### [What you are asked to do]
The line containing "Consider all three" marks the end: quote every line from the start of the records below through it, word for word.

[Saved entries]
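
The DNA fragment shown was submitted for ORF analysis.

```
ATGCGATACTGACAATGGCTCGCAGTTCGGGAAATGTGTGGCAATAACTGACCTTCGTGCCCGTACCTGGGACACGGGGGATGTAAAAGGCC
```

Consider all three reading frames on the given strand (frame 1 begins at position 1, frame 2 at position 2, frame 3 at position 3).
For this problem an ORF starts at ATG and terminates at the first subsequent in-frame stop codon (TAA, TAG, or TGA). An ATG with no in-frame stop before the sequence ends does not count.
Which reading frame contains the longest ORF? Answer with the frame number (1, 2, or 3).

3

Frame 1: ATG CGA TAC TGA CAA TGG CTC GCA GTT CGG GAA ATG TGT GGC AAT AAC TGA CCT TCG TGC CCG TAC CTG GGA CAC GGG GGA TGT AAA AGG — ATG at 1, stop TGA at 10 → 12 nt; ATG at 34, stop TGA at 49 → 18 nt.
Frame 2: TGC GAT ACT GAC AAT GGC TCG CAG TTC GGG AAA TGT GTG GCA ATA ACT GAC CTT CGT GCC CGT ACC TGG GAC ACG GGG GAT GTA AAA GGC — no ATG→stop ORF.
Frame 3: GCG ATA CTG ACA ATG GCT CGC AGT TCG GGA AAT GTG TGG CAA TAA CTG ACC TTC GTG CCC GTA CCT GGG ACA CGG GGG ATG TAA AAG GCC — ATG at 15, stop TAA at 45 → 33 nt; ATG at 81, stop TAA at 84 → 6 nt.
Longest ORF is 33 nt in frame 3 (positions 15–47).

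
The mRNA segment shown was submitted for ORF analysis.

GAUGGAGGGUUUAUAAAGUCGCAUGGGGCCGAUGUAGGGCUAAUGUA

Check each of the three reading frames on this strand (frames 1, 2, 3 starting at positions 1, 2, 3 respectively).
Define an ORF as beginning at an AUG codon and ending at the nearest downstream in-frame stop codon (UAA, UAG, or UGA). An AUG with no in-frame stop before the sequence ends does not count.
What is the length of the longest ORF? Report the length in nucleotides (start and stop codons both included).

15

Frame 1: GAU GGA GGG UUU AUA AAG UCG CAU GGG GCC GAU GUA GGG CUA AUG — no AUG→stop ORF.
Frame 2: AUG GAG GGU UUA UAA AGU CGC AUG GGG CCG AUG UAG GGC UAA UGU — AUG at 2, stop UAA at 14 → 15 nt; AUG at 23, stop UAG at 35 → 15 nt; AUG at 32, stop UAG at 35 → 6 nt.
Frame 3: UGG AGG GUU UAU AAA GUC GCA UGG GGC CGA UGU AGG GCU AAU GUA — no AUG→stop ORF.
Longest: frame 2, positions 2–16, 15 nt = 5 codons = 4 aa. → 15 nucleotides.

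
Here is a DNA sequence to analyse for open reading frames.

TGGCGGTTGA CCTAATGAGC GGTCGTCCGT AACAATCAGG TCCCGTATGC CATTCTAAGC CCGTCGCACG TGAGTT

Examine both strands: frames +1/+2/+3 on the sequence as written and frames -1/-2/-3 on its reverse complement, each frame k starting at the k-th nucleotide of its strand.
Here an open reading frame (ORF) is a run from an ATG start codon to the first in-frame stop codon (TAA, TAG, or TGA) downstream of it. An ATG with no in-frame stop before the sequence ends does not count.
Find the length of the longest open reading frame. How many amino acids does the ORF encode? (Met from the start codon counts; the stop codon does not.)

5

Reverse complement (5'→3'): AACTCACGTGCGACGGGCTTAGAATGGCATACGGGACCTGATTGTTACGGACGACCGCTCATTAGGTCAACCGCCA
Frame +1: TGG CGG TTG ACC TAA TGA GCG GTC GTC CGT AAC AAT CAG GTC CCG TAT GCC ATT CTA AGC CCG TCG CAC GTG AGT — no ATG→stop ORF.
Frame +2: GGC GGT TGA CCT AAT GAG CGG TCG TCC GTA ACA ATC AGG TCC CGT ATG CCA TTC TAA GCC CGT CGC ACG TGA GTT — ATG at 47, stop TAA at 56 → 12 nt.
Frame +3: GCG GTT GAC CTA ATG AGC GGT CGT CCG TAA CAA TCA GGT CCC GTA TGC CAT TCT AAG CCC GTC GCA CGT GAG — ATG at 15, stop TAA at 30 → 18 nt.
Frame -1: AAC TCA CGT GCG ACG GGC TTA GAA TGG CAT ACG GGA CCT GAT TGT TAC GGA CGA CCG CTC ATT AGG TCA ACC GCC — no ATG→stop ORF.
Frame -2: ACT CAC GTG CGA CGG GCT TAG AAT GGC ATA CGG GAC CTG ATT GTT ACG GAC GAC CGC TCA TTA GGT CAA CCG CCA — no ATG→stop ORF.
Frame -3: CTC ACG TGC GAC GGG CTT AGA ATG GCA TAC GGG ACC TGA TTG TTA CGG ACG ACC GCT CAT TAG GTC AAC CGC — ATG at 24, stop TGA at 39 → 18 nt.
Longest: frame +3, positions 15–32, 18 nt = 6 codons = 5 aa. → 5 amino acids.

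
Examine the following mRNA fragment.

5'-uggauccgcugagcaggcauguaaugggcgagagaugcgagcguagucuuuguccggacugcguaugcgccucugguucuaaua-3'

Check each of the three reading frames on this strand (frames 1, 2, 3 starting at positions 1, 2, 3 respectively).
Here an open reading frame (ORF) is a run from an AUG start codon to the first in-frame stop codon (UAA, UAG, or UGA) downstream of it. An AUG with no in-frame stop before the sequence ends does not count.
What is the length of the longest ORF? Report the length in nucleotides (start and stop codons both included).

18

Frame 1: UGG AUC CGC UGA GCA GGC AUG UAA UGG GCG AGA GAU GCG AGC GUA GUC UUU GUC CGG ACU GCG UAU GCG CCU CUG GUU CUA AUA — AUG at 19, stop UAA at 22 → 6 nt.
Frame 2: GGA UCC GCU GAG CAG GCA UGU AAU GGG CGA GAG AUG CGA GCG UAG UCU UUG UCC GGA CUG CGU AUG CGC CUC UGG UUC UAA — AUG at 35, stop UAG at 44 → 12 nt; AUG at 65, stop UAA at 80 → 18 nt.
Frame 3: GAU CCG CUG AGC AGG CAU GUA AUG GGC GAG AGA UGC GAG CGU AGU CUU UGU CCG GAC UGC GUA UGC GCC UCU GGU UCU AAU — no AUG→stop ORF.
Longest: frame 2, positions 65–82, 18 nt = 6 codons = 5 aa. → 18 nucleotides.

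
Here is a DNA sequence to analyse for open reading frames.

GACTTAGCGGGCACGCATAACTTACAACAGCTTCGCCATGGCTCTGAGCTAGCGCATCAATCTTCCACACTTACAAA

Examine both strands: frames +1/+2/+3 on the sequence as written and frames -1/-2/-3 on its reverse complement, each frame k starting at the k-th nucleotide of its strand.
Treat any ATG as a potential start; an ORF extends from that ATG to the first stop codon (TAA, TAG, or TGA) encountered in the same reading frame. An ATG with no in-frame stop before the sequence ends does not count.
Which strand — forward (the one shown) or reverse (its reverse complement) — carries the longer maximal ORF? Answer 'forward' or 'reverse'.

Reverse complement (5'→3'): TTTGTAAGTGTGGAAGATTGATGCGCTAGCTCAGAGCCATGGCGAAGCTGTTGTAAGTTATGCGTGCCCGCTAAGTC
Frame +1: GAC TTA GCG GGC ACG CAT AAC TTA CAA CAG CTT CGC CAT GGC TCT GAG CTA GCG CAT CAA TCT TCC ACA CTT ACA — no ATG→stop ORF.
Frame +2: ACT TAG CGG GCA CGC ATA ACT TAC AAC AGC TTC GCC ATG GCT CTG AGC TAG CGC ATC AAT CTT CCA CAC TTA CAA — ATG at 38, stop TAG at 50 → 15 nt.
Frame +3: CTT AGC GGG CAC GCA TAA CTT ACA ACA GCT TCG CCA TGG CTC TGA GCT AGC GCA TCA ATC TTC CAC ACT TAC AAA — no ATG→stop ORF.
Frame -1: TTT GTA AGT GTG GAA GAT TGA TGC GCT AGC TCA GAG CCA TGG CGA AGC TGT TGT AAG TTA TGC GTG CCC GCT AAG — no ATG→stop ORF.
Frame -2: TTG TAA GTG TGG AAG ATT GAT GCG CTA GCT CAG AGC CAT GGC GAA GCT GTT GTA AGT TAT GCG TGC CCG CTA AGT — no ATG→stop ORF.
Frame -3: TGT AAG TGT GGA AGA TTG ATG CGC TAG CTC AGA GCC ATG GCG AAG CTG TTG TAA GTT ATG CGT GCC CGC TAA GTC — ATG at 21, stop TAG at 27 → 9 nt; ATG at 39, stop TAA at 54 → 18 nt; ATG at 60, stop TAA at 72 → 15 nt.
Forward-strand max 15 nt; reverse-strand max 18 nt. The reverse strand has the longer ORF.

reverse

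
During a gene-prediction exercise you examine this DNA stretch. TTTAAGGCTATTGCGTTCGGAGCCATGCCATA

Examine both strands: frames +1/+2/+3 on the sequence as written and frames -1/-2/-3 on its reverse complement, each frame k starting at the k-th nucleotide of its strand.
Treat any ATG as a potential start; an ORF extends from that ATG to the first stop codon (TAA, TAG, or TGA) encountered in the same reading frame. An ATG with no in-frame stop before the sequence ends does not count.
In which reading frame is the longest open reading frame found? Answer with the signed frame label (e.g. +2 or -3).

-2

Reverse complement (5'→3'): TATGGCATGGCTCCGAACGCAATAGCCTTAAA
Frame +1: TTT AAG GCT ATT GCG TTC GGA GCC ATG CCA — no ATG→stop ORF.
Frame +2: TTA AGG CTA TTG CGT TCG GAG CCA TGC CAT — no ATG→stop ORF.
Frame +3: TAA GGC TAT TGC GTT CGG AGC CAT GCC ATA — no ATG→stop ORF.
Frame -1: TAT GGC ATG GCT CCG AAC GCA ATA GCC TTA — no ATG→stop ORF.
Frame -2: ATG GCA TGG CTC CGA ACG CAA TAG CCT TAA — ATG at 2, stop TAG at 23 → 24 nt.
Frame -3: TGG CAT GGC TCC GAA CGC AAT AGC CTT AAA — no ATG→stop ORF.
Longest ORF is 24 nt in frame -2 (positions 2–25).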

### [Solution below]
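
The DNA fragment shown was submitted for ORF analysis.

```
ATGCGATACTGACAATGGCTCGCAGTTCGGGAAATGTGTGGCAATAACTGACCTTCGTGCCCGTACCTGGGACACGGGGGATGTAAAAGGCC
```

Consider all three reading frames on the given strand (frame 1 begins at position 1, frame 2 at position 2, frame 3 at position 3).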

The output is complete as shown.